> About this exercise
The answer must be every line from the entries below that includes "serial".
─── Given data
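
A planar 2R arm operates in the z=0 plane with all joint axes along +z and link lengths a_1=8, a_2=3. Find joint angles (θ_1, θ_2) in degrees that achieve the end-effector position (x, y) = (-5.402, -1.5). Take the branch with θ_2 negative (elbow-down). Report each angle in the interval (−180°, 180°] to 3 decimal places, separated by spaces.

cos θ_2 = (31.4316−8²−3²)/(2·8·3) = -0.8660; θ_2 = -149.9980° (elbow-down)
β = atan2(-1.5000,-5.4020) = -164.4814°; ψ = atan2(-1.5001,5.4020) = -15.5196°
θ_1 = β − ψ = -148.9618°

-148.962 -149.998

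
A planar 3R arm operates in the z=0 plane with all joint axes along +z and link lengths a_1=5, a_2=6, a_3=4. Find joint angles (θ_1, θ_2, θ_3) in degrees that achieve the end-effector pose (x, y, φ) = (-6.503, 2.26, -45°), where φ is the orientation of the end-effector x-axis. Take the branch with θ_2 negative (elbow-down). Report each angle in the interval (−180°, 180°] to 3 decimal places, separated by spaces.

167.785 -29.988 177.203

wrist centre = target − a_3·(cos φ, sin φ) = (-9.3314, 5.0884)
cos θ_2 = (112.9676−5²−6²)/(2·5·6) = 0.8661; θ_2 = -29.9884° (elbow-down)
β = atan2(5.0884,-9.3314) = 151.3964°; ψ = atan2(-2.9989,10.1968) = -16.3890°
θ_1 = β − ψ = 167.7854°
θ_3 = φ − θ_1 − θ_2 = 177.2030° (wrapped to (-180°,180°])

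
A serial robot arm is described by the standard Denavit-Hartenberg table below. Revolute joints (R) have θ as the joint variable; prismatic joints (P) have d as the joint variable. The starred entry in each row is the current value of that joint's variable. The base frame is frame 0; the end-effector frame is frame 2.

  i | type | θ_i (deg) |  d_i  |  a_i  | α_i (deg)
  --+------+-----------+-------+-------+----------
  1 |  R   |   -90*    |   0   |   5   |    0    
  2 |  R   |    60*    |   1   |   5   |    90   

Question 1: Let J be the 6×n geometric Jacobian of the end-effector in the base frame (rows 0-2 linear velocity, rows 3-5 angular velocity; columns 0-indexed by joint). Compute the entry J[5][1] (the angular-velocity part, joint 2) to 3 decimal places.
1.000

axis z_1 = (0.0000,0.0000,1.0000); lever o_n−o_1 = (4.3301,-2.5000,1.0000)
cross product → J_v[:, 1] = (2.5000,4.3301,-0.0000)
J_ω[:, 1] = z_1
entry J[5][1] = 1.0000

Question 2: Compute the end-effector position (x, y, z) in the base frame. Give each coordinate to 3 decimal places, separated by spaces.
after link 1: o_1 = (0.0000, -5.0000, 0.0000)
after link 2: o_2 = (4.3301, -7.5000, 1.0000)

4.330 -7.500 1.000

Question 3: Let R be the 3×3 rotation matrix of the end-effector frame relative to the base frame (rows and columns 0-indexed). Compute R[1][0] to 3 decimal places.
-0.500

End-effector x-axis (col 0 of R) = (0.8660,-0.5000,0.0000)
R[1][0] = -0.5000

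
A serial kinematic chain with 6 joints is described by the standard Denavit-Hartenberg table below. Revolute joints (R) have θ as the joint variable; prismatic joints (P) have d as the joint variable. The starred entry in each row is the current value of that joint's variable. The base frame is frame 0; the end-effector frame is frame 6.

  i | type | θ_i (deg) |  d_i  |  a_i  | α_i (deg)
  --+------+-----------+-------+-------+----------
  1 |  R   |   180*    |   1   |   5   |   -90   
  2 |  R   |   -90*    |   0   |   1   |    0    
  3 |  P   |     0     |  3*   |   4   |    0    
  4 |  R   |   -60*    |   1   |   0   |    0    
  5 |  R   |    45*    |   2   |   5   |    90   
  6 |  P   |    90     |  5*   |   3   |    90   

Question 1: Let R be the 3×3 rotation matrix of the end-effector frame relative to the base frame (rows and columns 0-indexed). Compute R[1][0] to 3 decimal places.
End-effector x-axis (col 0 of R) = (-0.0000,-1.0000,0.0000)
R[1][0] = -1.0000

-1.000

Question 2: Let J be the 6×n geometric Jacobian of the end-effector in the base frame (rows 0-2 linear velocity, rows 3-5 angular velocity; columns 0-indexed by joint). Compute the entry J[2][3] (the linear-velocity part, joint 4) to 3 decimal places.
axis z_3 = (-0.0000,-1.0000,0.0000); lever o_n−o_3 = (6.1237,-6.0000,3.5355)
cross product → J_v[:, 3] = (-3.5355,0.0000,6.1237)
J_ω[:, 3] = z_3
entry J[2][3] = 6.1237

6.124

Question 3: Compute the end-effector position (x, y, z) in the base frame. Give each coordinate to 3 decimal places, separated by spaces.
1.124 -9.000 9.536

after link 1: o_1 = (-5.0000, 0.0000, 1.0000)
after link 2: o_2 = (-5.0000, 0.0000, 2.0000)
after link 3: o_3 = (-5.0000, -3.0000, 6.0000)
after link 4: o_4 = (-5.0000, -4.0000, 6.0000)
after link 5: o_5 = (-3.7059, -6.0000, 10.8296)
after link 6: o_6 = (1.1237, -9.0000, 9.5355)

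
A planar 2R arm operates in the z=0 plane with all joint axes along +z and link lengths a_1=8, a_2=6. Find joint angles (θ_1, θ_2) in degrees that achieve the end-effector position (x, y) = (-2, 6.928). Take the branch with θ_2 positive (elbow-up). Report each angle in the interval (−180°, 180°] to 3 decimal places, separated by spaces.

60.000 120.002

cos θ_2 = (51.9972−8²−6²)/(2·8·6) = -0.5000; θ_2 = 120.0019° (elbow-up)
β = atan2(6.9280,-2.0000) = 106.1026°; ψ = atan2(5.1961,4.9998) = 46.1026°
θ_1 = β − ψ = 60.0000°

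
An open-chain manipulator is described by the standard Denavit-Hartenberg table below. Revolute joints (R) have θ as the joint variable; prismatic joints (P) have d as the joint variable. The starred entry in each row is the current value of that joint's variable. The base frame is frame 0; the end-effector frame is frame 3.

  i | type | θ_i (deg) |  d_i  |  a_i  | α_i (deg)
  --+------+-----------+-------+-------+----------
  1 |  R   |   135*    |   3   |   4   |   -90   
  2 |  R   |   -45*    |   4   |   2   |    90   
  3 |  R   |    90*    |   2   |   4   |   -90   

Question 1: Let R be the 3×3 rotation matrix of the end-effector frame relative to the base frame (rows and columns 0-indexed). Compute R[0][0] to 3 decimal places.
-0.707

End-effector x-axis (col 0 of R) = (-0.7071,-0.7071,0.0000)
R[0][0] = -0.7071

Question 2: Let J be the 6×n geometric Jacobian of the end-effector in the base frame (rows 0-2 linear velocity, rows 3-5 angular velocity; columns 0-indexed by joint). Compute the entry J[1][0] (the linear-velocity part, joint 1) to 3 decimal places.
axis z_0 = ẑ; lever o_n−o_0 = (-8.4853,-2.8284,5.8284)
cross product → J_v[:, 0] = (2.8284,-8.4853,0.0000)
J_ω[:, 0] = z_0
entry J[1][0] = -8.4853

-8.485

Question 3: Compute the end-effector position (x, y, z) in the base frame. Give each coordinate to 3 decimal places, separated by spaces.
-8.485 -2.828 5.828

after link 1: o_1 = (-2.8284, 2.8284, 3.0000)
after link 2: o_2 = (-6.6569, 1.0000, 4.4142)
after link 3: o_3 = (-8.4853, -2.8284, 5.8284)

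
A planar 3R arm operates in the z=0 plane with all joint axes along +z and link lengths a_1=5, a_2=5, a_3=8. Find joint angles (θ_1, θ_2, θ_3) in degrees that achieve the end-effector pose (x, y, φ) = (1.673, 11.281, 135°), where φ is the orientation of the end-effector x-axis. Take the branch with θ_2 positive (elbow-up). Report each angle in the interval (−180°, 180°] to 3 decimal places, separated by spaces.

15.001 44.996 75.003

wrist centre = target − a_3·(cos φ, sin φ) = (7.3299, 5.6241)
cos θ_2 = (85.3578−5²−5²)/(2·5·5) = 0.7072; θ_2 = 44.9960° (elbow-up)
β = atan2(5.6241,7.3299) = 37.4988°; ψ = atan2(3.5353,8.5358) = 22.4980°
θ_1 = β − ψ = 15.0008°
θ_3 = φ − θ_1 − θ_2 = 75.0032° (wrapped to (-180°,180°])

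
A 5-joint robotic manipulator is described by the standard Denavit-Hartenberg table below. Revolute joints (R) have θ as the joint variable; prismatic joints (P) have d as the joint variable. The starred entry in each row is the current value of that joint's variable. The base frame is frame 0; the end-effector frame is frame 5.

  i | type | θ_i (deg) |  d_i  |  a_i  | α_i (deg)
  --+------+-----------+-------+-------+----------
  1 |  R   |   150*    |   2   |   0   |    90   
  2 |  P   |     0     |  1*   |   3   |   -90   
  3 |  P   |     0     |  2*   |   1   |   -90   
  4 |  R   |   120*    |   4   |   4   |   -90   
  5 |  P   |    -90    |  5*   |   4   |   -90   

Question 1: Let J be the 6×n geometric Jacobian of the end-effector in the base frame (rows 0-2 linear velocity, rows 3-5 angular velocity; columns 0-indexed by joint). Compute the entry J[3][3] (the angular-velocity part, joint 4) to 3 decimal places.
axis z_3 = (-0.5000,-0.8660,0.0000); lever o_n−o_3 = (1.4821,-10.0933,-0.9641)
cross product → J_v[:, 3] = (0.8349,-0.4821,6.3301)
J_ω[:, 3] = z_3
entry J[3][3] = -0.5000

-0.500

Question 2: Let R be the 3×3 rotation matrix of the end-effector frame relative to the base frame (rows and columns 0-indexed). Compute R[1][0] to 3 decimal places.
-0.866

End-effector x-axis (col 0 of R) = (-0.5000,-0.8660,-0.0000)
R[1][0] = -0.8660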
──────
> Answer section
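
A serial robot arm is described by the standard Denavit-Hartenberg table below. Revolute joints (R) have θ as the joint variable; prismatic joints (P) have d as the joint variable. The starred entry in each row is the current value of that joint's variable. The base frame is frame 0; the end-effector frame is frame 2.
A serial kinematic chain with 6 joints is described by the standard Denavit-Hartenberg table below. Revolute joints (R) have θ as the joint variable; prismatic joints (P) have d as the joint variable. The starred entry in each row is the current value of that joint's variable. The base frame is frame 0; the end-effector frame is frame 6.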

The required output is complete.